◆ Activity:
Give only the number of lines in the following entries where "size" appears.

◆ Dataset:
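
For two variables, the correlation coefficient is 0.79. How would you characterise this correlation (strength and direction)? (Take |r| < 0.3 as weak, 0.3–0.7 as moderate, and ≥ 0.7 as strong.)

strong positive

r = 0.79 > 0 so the relationship is positive.
|r| = 0.79, which falls in the strong range.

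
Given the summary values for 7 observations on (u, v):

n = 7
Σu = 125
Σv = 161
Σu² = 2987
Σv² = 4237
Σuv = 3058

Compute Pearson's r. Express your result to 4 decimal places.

0.2882

r = (nΣuv − ΣuΣv) / √[(nΣu² − (Σu)²)(nΣv² − (Σv)²)]
Numerator: 7×3058 − 125×161 = 1281
Denominator: √[(20909 − 15625)(29659 − 25921)] = √[5284 × 3738] = 4444.2763
r = 1281 / 4444.2763 ≈ 0.2882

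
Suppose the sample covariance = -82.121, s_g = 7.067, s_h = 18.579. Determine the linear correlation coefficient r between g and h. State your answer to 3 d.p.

-0.625

r = Cov(g,h) / (s_g · s_h) = -82.121 / (7.067 × 18.579)
  = -82.121 / 131.2978 ≈ -0.625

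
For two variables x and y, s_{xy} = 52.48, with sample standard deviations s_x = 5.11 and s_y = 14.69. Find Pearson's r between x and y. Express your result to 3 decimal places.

r = Cov(x,y) / (s_x · s_y) = 52.48 / (5.11 × 14.69)
  = 52.48 / 75.0659 ≈ 0.699

0.699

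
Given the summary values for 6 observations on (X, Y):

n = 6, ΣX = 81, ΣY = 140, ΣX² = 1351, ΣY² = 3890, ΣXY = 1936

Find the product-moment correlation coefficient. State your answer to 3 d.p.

0.115

r = (nΣXY − ΣXΣY) / √[(nΣX² − (ΣX)²)(nΣY² − (ΣY)²)]
Numerator: 6×1936 − 81×140 = 276
Denominator: √[(8106 − 6561)(23340 − 19600)] = √[1545 × 3740] = 2403.8095
r = 276 / 2403.8095 ≈ 0.115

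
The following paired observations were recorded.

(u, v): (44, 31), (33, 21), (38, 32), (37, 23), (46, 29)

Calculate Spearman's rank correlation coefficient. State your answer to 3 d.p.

Rank u: 4, 1, 3, 2, 5
Rank v: 4, 1, 5, 2, 3
d = rank(u) − rank(v): 0, 0, -2, 0, 2; Σd² = 8
ρ = 1 − 6Σd² / [n(n²−1)] = 1 − 6×8 / (5×24) = 1 − 48/120 ≈ 0.600

0.600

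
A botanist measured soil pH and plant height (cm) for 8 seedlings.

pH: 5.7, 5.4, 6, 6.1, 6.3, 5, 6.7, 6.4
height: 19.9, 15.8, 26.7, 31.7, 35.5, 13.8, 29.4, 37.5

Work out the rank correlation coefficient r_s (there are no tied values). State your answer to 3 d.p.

0.857

Rank pH: 3, 2, 4, 5, 6, 1, 8, 7
Rank height: 3, 2, 4, 6, 7, 1, 5, 8
d = rank(pH) − rank(height): 0, 0, 0, -1, -1, 0, 3, -1; Σd² = 12
ρ = 1 − 6Σd² / [n(n²−1)] = 1 − 6×12 / (8×63) = 1 − 72/504 ≈ 0.857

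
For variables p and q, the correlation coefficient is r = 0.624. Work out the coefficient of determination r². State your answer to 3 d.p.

r² = (0.624)² = 0.389

0.389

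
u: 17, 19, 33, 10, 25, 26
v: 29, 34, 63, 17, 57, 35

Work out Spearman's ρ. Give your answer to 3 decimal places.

Rank u: 2, 3, 6, 1, 4, 5
Rank v: 2, 3, 6, 1, 5, 4
d = rank(u) − rank(v): 0, 0, 0, 0, -1, 1; Σd² = 2
ρ = 1 − 6Σd² / [n(n²−1)] = 1 − 6×2 / (6×35) = 1 − 12/210 ≈ 0.943

0.943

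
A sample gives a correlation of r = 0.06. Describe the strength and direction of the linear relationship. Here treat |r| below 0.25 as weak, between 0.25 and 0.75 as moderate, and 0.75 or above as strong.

weak positive

r = 0.06 > 0 so the relationship is positive.
|r| = 0.06, which falls in the weak range.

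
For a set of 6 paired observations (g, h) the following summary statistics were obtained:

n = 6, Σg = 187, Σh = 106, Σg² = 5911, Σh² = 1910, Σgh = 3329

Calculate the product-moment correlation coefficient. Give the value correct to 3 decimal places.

r = (nΣgh − ΣgΣh) / √[(nΣg² − (Σg)²)(nΣh² − (Σh)²)]
Numerator: 6×3329 − 187×106 = 152
Denominator: √[(35466 − 34969)(11460 − 11236)] = √[497 × 224] = 333.6585
r = 152 / 333.6585 ≈ 0.456

0.456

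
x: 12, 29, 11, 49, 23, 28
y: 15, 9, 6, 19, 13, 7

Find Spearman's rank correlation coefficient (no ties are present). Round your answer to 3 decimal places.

Rank x: 2, 5, 1, 6, 3, 4
Rank y: 5, 3, 1, 6, 4, 2
d = rank(x) − rank(y): -3, 2, 0, 0, -1, 2; Σd² = 18
ρ = 1 − 6Σd² / [n(n²−1)] = 1 − 6×18 / (6×35) = 1 − 108/210 ≈ 0.486

0.486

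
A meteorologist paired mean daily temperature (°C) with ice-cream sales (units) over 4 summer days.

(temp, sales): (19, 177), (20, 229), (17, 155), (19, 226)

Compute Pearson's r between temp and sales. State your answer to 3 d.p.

n = 4, Σx = 75, Σy = 787, Σx² = 1411, Σy² = 158871, Σxy = 14872
nΣxy − ΣxΣy = 59488 − 59025 = 463
nΣx² − (Σx)² = 5644 − 5625 = 19; nΣy² − (Σy)² = 635484 − 619369 = 16115
r = 463 / √(19 × 16115) = 463 / 553.3399 ≈ 0.837

0.837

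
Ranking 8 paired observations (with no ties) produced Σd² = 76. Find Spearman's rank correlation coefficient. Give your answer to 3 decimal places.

ρ = 1 − 6Σd² / [n(n²−1)] = 1 − 6×76 / (8×63)
  = 1 − 456/504 = 1 − 0.9048 ≈ 0.095

0.095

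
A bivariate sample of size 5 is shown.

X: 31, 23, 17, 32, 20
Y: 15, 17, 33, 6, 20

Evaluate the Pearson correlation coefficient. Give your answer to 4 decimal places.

n = 5, ΣX = 123, ΣY = 91, ΣX² = 3203, ΣY² = 2039, ΣXY = 2009
nΣXY − ΣXΣY = 10045 − 11193 = -1148
nΣX² − (ΣX)² = 16015 − 15129 = 886; nΣY² − (ΣY)² = 10195 − 8281 = 1914
r = -1148 / √(886 × 1914) = -1148 / 1302.2304 ≈ -0.8816

-0.8816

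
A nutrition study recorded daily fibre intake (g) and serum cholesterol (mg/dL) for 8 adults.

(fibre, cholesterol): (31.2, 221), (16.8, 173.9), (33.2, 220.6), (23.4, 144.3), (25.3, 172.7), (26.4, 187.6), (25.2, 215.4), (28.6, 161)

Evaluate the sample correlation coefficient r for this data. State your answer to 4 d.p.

n = 8, Σx = 210.1, Σy = 1496.5, Σx² = 5695.53, Σy² = 285906.27, Σxy = 39871.89
nΣxy − ΣxΣy = 318975.12 − 314414.65 = 4560.47
nΣx² − (Σx)² = 45564.24 − 44142.01 = 1422.23; nΣy² − (Σy)² = 2287250.16 − 2239512.25 = 47737.91
r = 4560.47 / √(1422.23 × 47737.91) = 4560.47 / 8239.7990 ≈ 0.5535

0.5535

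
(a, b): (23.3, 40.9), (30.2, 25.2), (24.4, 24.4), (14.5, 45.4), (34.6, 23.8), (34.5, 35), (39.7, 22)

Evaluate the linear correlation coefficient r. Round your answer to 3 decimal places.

n = 7, Σa = 201.2, Σb = 216.7, Σa² = 6224.04, Σb² = 7239.81, Σab = 5872.05
nΣab − ΣaΣb = 41104.35 − 43600.04 = -2495.69
nΣa² − (Σa)² = 43568.28 − 40481.44 = 3086.84; nΣb² − (Σb)² = 50678.67 − 46958.89 = 3719.78
r = -2495.69 / √(3086.84 × 3719.78) = -2495.69 / 3388.5640 ≈ -0.737

-0.737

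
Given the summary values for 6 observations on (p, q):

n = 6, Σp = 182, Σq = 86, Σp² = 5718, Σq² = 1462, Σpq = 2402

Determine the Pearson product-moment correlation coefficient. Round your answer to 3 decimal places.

-0.971

r = (nΣpq − ΣpΣq) / √[(nΣp² − (Σp)²)(nΣq² − (Σq)²)]
Numerator: 6×2402 − 182×86 = -1240
Denominator: √[(34308 − 33124)(8772 − 7396)] = √[1184 × 1376] = 1276.3949
r = -1240 / 1276.3949 ≈ -0.971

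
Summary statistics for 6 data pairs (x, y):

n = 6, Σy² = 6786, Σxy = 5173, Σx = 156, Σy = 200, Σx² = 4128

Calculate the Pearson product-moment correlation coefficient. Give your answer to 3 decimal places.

r = (nΣxy − ΣxΣy) / √[(nΣx² − (Σx)²)(nΣy² − (Σy)²)]
Numerator: 6×5173 − 156×200 = -162
Denominator: √[(24768 − 24336)(40716 − 40000)] = √[432 × 716] = 556.1583
r = -162 / 556.1583 ≈ -0.291

-0.291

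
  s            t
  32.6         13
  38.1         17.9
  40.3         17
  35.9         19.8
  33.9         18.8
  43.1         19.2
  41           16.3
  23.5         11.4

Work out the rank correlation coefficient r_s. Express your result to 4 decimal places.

0.4524

Rank s: 2, 5, 6, 4, 3, 8, 7, 1
Rank t: 2, 5, 4, 8, 6, 7, 3, 1
d = rank(s) − rank(t): 0, 0, 2, -4, -3, 1, 4, 0; Σd² = 46
ρ = 1 − 6Σd² / [n(n²−1)] = 1 − 6×46 / (8×63) = 1 − 276/504 ≈ 0.4524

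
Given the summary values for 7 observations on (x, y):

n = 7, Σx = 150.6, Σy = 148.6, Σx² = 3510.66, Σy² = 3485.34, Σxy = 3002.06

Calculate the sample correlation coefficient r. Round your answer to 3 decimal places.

r = (nΣxy − ΣxΣy) / √[(nΣx² − (Σx)²)(nΣy² − (Σy)²)]
Numerator: 7×3002.06 − 150.6×148.6 = -1364.74
Denominator: √[(24574.62 − 22680.36)(24397.38 − 22081.96)] = √[1894.26 × 2315.42] = 2094.2797
r = -1364.74 / 2094.2797 ≈ -0.652

-0.652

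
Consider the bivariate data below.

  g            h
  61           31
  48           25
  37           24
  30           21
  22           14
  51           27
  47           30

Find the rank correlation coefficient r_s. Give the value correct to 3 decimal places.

0.893

Rank g: 7, 5, 3, 2, 1, 6, 4
Rank h: 7, 4, 3, 2, 1, 5, 6
d = rank(g) − rank(h): 0, 1, 0, 0, 0, 1, -2; Σd² = 6
ρ = 1 − 6Σd² / [n(n²−1)] = 1 − 6×6 / (7×48) = 1 − 36/336 ≈ 0.893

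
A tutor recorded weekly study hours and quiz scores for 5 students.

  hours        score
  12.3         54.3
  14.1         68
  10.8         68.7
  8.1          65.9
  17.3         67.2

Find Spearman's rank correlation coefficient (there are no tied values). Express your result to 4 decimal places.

Rank hours: 3, 4, 2, 1, 5
Rank score: 1, 4, 5, 2, 3
d = rank(hours) − rank(score): 2, 0, -3, -1, 2; Σd² = 18
ρ = 1 − 6Σd² / [n(n²−1)] = 1 − 6×18 / (5×24) = 1 − 108/120 ≈ 0.1000

0.1000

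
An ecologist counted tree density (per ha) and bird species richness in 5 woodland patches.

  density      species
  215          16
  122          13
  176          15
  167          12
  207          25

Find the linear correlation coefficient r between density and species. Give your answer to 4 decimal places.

0.6223

n = 5, Σx = 887, Σy = 81, Σx² = 162823, Σy² = 1419, Σxy = 14845
nΣxy − ΣxΣy = 74225 − 71847 = 2378
nΣx² − (Σx)² = 814115 − 786769 = 27346; nΣy² − (Σy)² = 7095 − 6561 = 534
r = 2378 / √(27346 × 534) = 2378 / 3821.3563 ≈ 0.6223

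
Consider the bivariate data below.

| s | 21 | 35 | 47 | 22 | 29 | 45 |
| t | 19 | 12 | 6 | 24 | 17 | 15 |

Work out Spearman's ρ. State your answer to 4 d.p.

-0.8857

Rank s: 1, 4, 6, 2, 3, 5
Rank t: 5, 2, 1, 6, 4, 3
d = rank(s) − rank(t): -4, 2, 5, -4, -1, 2; Σd² = 66
ρ = 1 − 6Σd² / [n(n²−1)] = 1 − 6×66 / (6×35) = 1 − 396/210 ≈ -0.8857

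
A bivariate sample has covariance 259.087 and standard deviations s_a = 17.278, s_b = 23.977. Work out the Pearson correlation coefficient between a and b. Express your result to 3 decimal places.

r = Cov(a,b) / (s_a · s_b) = 259.087 / (17.278 × 23.977)
  = 259.087 / 414.2746 ≈ 0.625

0.625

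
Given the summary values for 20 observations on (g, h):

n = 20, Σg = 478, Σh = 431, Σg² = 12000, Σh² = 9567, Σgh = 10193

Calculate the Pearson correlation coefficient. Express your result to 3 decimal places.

r = (nΣgh − ΣgΣh) / √[(nΣg² − (Σg)²)(nΣh² − (Σh)²)]
Numerator: 20×10193 − 478×431 = -2158
Denominator: √[(240000 − 228484)(191340 − 185761)] = √[11516 × 5579] = 8015.4703
r = -2158 / 8015.4703 ≈ -0.269

-0.269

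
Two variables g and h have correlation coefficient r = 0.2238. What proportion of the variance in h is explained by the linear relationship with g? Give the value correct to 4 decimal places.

0.0501

r² = (0.2238)² = 0.0501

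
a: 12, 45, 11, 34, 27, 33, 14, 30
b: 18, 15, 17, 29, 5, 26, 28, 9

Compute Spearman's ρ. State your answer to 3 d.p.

0.071

Rank a: 2, 8, 1, 7, 4, 6, 3, 5
Rank b: 5, 3, 4, 8, 1, 6, 7, 2
d = rank(a) − rank(b): -3, 5, -3, -1, 3, 0, -4, 3; Σd² = 78
ρ = 1 − 6Σd² / [n(n²−1)] = 1 − 6×78 / (8×63) = 1 − 468/504 ≈ 0.071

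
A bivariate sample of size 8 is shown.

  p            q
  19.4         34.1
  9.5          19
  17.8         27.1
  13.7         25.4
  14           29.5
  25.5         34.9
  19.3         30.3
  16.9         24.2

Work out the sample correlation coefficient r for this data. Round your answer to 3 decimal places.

0.847

n = 8, Σp = 136.1, Σq = 224.5, Σp² = 2475.49, Σq² = 6495.37, Σpq = 3969.12
nΣpq − ΣpΣq = 31752.96 − 30554.45 = 1198.51
nΣp² − (Σp)² = 19803.92 − 18523.21 = 1280.71; nΣq² − (Σq)² = 51962.96 − 50400.25 = 1562.71
r = 1198.51 / √(1280.71 × 1562.71) = 1198.51 / 1414.7008 ≈ 0.847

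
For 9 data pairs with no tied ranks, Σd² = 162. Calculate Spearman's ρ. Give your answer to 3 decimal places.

ρ = 1 − 6Σd² / [n(n²−1)] = 1 − 6×162 / (9×80)
  = 1 − 972/720 = 1 − 1.3500 ≈ -0.350

-0.350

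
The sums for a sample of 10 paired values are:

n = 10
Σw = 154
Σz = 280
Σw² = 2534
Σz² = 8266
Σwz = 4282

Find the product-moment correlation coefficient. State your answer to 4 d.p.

-0.1141

r = (nΣwz − ΣwΣz) / √[(nΣw² − (Σw)²)(nΣz² − (Σz)²)]
Numerator: 10×4282 − 154×280 = -300
Denominator: √[(25340 − 23716)(82660 − 78400)] = √[1624 × 4260] = 2630.2547
r = -300 / 2630.2547 ≈ -0.1141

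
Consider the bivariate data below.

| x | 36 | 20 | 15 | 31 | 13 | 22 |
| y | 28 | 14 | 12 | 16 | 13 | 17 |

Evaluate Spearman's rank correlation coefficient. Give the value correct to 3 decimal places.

0.886

Rank x: 6, 3, 2, 5, 1, 4
Rank y: 6, 3, 1, 4, 2, 5
d = rank(x) − rank(y): 0, 0, 1, 1, -1, -1; Σd² = 4
ρ = 1 − 6Σd² / [n(n²−1)] = 1 − 6×4 / (6×35) = 1 − 24/210 ≈ 0.886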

◆ Problem solution:
2